Activity:
Narrow the data below down to the lines containing "triangle".

+-------+

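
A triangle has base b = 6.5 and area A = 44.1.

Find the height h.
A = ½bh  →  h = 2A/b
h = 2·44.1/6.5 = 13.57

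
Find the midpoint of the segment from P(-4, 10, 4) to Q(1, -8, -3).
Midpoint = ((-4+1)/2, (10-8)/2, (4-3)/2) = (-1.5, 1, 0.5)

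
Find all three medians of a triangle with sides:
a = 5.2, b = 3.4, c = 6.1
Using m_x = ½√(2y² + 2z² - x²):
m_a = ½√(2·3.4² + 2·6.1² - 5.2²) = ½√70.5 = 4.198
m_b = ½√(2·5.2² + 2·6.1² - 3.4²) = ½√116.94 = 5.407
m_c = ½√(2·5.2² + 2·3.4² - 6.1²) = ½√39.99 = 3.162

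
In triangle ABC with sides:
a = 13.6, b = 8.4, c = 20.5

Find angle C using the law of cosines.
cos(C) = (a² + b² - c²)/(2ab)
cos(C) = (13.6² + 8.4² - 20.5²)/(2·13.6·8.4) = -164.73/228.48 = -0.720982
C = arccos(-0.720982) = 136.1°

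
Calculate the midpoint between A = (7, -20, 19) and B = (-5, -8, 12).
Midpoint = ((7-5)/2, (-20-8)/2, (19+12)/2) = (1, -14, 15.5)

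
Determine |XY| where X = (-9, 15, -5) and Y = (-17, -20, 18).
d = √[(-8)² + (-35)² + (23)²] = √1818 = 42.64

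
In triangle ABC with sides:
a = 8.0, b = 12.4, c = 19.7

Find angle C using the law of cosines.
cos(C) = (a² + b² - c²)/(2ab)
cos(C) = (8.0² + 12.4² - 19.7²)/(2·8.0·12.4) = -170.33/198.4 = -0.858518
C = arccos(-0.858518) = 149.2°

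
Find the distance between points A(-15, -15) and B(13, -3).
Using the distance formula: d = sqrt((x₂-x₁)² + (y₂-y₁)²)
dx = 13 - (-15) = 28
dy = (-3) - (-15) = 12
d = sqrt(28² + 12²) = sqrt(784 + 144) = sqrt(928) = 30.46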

+-------+

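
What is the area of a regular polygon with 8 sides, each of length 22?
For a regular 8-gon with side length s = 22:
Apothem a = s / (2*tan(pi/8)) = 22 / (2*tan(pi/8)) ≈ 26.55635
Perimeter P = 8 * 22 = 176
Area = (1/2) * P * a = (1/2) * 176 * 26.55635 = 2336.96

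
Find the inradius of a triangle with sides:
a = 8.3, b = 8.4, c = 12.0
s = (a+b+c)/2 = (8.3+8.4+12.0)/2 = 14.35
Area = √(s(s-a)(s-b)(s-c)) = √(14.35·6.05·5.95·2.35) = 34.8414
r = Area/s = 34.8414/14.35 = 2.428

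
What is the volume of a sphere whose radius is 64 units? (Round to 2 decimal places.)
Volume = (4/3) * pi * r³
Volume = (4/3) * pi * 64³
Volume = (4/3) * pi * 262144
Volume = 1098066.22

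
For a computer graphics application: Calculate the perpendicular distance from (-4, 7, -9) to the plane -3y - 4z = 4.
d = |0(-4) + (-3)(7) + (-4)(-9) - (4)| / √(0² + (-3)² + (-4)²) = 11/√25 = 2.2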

+-------+

Answer to this task:
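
A triangle has base b = 6.5 and area A = 44.1.
Find all three medians of a triangle with sides:
In triangle ABC with sides:
In triangle ABC with sides:
Find the inradius of a triangle with sides: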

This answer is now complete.